» **Stored items**

########

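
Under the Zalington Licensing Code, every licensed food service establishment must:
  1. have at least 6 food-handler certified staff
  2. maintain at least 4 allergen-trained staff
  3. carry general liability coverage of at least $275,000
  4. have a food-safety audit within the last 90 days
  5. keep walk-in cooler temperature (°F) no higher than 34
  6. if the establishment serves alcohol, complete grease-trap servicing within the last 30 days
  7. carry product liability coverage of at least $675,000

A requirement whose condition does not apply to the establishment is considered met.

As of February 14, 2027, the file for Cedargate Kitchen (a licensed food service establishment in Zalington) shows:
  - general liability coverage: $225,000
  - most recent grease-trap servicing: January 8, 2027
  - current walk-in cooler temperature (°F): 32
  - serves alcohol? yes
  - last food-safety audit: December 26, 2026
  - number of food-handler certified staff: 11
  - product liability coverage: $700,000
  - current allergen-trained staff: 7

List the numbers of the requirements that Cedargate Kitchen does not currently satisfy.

3, 6

1. food-handler certified staff 11 ≥ 6 → met
2. allergen-trained staff 7 ≥ 4 → met
3. general liability coverage $225,000 < $275,000 → not met
4. food-safety audit 50 days ago vs limit 90 → met
5. walk-in cooler temperature (°F) 32 ≤ 34 → met
6. condition 'serves alcohol' holds; grease-trap servicing 37 days ago vs limit 30 → not met
7. product liability coverage $700,000 ≥ $675,000 → met
Not met: 3, 6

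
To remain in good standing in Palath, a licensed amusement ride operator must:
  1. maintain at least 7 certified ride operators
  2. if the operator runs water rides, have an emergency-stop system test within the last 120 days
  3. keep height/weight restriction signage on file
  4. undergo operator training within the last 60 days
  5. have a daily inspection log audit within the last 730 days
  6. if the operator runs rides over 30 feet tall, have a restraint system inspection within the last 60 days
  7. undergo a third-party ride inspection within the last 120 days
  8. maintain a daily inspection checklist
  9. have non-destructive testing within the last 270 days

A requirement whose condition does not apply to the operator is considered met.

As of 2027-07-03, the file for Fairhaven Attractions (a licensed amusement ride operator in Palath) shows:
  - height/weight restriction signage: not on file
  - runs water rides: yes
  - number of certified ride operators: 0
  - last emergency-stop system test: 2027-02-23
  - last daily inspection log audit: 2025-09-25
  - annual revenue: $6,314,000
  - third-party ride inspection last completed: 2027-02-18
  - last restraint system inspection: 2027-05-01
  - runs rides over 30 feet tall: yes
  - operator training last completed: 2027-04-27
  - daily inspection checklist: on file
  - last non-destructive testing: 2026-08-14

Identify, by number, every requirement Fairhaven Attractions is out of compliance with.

1. certified ride operators 0 < 7 → not met
2. condition 'runs water rides' holds; emergency-stop system test 130 days ago vs limit 120 → not met
3. height/weight restriction signage absent → not met
4. operator training 67 days ago vs limit 60 → not met
5. daily inspection log audit 646 days ago vs limit 730 → met
6. condition 'runs rides over 30 feet tall' holds; restraint system inspection 63 days ago vs limit 60 → not met
7. third-party ride inspection 135 days ago vs limit 120 → not met
8. daily inspection checklist present → met
9. non-destructive testing 323 days ago vs limit 270 → not met
Not met: 1, 2, 3, 4, 6, 7, 9

1, 2, 3, 4, 6, 7, 9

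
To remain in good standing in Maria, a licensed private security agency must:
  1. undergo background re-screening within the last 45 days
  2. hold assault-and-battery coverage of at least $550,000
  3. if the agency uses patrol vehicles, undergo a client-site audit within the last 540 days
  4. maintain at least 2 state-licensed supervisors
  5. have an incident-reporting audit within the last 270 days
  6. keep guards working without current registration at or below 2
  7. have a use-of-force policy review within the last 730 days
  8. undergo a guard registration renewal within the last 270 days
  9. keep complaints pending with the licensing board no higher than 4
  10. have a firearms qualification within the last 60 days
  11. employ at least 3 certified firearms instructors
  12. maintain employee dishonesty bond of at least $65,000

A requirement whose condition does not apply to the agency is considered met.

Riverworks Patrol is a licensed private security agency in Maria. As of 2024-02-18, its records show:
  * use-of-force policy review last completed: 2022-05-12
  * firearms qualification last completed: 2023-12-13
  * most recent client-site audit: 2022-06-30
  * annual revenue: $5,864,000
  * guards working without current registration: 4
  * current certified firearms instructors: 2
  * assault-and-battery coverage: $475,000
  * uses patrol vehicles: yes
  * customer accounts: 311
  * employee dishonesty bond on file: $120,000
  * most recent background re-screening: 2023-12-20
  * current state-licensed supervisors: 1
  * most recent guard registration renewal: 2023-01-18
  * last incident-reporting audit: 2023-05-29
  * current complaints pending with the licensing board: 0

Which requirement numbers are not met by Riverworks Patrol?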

########

» **BRIEF**
Give back the records word for word. Start at the first line, end at the line containing "- current allergen-trained staff: 7", and include both.

» **SOLUTION**
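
Under the Zalington Licensing Code, every licensed food service establishment must:
  1. have at least 6 food-handler certified staff
  2. maintain at least 4 allergen-trained staff
  3. carry general liability coverage of at least $275,000
  4. have a food-safety audit within the last 90 days
  5. keep walk-in cooler temperature (°F) no higher than 34
  6. if the establishment serves alcohol, complete grease-trap servicing within the last 30 days
  7. carry product liability coverage of at least $675,000

A requirement whose condition does not apply to the establishment is considered met.

As of February 14, 2027, the file for Cedargate Kitchen (a licensed food service establishment in Zalington) shows:
  - general liability coverage: $225,000
  - most recent grease-trap servicing: January 8, 2027
  - current walk-in cooler temperature (°F): 32
  - serves alcohol? yes
  - last food-safety audit: December 26, 2026
  - number of food-handler certified staff: 11
  - product liability coverage: $700,000
  - current allergen-trained staff: 7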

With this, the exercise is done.